:: WHAT IS NEEDED ::
Which lines of the records contain the word "economy"? Show each of them.

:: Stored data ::
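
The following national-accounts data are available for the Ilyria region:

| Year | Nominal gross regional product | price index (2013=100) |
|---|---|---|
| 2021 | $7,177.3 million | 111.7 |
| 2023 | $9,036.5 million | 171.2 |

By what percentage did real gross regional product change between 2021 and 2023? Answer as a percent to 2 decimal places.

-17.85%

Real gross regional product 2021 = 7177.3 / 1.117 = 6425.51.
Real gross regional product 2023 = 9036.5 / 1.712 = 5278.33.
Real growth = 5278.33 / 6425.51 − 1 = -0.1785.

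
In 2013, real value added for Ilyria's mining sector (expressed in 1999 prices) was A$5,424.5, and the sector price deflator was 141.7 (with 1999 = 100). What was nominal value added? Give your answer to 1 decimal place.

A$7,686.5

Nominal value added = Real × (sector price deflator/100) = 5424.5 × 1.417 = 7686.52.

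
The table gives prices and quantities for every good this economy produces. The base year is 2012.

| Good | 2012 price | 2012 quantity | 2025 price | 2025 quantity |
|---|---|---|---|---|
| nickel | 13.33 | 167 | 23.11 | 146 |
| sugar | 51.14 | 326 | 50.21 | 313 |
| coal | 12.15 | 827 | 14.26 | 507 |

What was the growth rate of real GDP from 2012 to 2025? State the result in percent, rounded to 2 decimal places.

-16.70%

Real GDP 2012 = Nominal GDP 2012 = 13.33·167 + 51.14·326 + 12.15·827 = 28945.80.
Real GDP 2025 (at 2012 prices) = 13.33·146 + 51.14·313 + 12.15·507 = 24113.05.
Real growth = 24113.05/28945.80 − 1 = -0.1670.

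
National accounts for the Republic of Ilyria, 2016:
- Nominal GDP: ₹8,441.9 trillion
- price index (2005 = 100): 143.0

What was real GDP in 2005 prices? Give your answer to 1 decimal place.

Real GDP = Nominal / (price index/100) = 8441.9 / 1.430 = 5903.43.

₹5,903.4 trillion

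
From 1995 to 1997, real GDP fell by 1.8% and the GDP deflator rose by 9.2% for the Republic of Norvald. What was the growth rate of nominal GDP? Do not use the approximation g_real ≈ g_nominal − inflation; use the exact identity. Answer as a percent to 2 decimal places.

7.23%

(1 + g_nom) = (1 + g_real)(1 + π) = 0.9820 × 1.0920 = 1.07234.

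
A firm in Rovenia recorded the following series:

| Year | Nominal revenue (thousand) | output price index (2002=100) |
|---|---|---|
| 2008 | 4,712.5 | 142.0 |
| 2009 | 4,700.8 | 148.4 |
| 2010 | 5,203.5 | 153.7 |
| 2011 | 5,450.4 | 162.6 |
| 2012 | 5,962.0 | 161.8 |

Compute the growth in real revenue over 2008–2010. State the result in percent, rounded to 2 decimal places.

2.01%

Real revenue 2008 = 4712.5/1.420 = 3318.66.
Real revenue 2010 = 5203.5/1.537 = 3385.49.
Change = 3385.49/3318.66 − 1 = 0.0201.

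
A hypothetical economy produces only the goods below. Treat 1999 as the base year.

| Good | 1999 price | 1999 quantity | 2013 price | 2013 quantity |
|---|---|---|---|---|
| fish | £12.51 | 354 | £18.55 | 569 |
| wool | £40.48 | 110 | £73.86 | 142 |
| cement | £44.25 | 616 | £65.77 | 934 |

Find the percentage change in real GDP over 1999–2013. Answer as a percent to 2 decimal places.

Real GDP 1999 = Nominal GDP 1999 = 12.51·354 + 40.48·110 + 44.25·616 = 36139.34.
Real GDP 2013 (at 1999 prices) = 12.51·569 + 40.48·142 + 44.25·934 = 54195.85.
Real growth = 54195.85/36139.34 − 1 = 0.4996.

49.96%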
* * *
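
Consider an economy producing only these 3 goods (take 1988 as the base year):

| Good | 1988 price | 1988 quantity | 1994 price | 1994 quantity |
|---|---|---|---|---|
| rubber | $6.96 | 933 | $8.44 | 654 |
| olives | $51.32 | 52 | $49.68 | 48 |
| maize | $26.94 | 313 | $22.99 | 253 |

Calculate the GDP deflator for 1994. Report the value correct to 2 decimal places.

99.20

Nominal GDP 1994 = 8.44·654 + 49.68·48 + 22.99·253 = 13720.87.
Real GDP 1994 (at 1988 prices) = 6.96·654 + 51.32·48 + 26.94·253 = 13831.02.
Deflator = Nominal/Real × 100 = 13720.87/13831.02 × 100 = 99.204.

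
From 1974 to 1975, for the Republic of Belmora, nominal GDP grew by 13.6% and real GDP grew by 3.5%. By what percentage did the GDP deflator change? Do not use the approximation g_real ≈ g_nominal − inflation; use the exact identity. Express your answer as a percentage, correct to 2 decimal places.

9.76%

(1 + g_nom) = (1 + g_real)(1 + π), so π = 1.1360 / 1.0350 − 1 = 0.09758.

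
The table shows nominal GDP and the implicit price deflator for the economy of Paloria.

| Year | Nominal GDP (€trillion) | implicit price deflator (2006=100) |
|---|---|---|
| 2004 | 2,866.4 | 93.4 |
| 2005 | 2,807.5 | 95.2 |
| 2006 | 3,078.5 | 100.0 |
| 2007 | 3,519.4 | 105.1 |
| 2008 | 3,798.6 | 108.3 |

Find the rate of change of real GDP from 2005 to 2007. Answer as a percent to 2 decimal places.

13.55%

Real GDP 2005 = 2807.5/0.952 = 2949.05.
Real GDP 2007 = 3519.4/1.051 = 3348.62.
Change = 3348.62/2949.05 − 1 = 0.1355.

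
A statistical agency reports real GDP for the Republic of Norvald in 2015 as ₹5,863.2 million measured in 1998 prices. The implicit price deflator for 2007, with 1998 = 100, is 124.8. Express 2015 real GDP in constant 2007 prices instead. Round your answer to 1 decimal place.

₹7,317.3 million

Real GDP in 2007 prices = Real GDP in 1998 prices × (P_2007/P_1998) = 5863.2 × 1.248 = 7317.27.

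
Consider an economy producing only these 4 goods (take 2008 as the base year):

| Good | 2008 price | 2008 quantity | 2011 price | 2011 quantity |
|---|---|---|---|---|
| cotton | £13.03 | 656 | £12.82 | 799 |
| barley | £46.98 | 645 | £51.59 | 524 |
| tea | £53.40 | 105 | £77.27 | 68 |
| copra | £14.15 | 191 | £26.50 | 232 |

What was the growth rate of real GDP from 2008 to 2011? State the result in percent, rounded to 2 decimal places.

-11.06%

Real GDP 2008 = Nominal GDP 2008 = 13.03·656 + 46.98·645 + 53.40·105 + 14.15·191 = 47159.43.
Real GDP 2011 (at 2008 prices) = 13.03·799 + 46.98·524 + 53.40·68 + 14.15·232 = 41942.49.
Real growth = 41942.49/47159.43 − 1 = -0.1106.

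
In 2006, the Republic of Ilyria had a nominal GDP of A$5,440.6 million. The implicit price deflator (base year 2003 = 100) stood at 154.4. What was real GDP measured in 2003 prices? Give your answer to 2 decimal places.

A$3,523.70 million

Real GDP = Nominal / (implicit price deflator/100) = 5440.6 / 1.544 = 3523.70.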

:: EXERCISE OUTPUT ::
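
The table gives prices and quantities for every good this economy produces. The base year is 2012.
A hypothetical economy produces only the goods below. Treat 1999 as the base year.
Consider an economy producing only these 3 goods (take 1988 as the base year):
The table shows nominal GDP and the implicit price deflator for the economy of Paloria.
Consider an economy producing only these 4 goods (take 2008 as the base year):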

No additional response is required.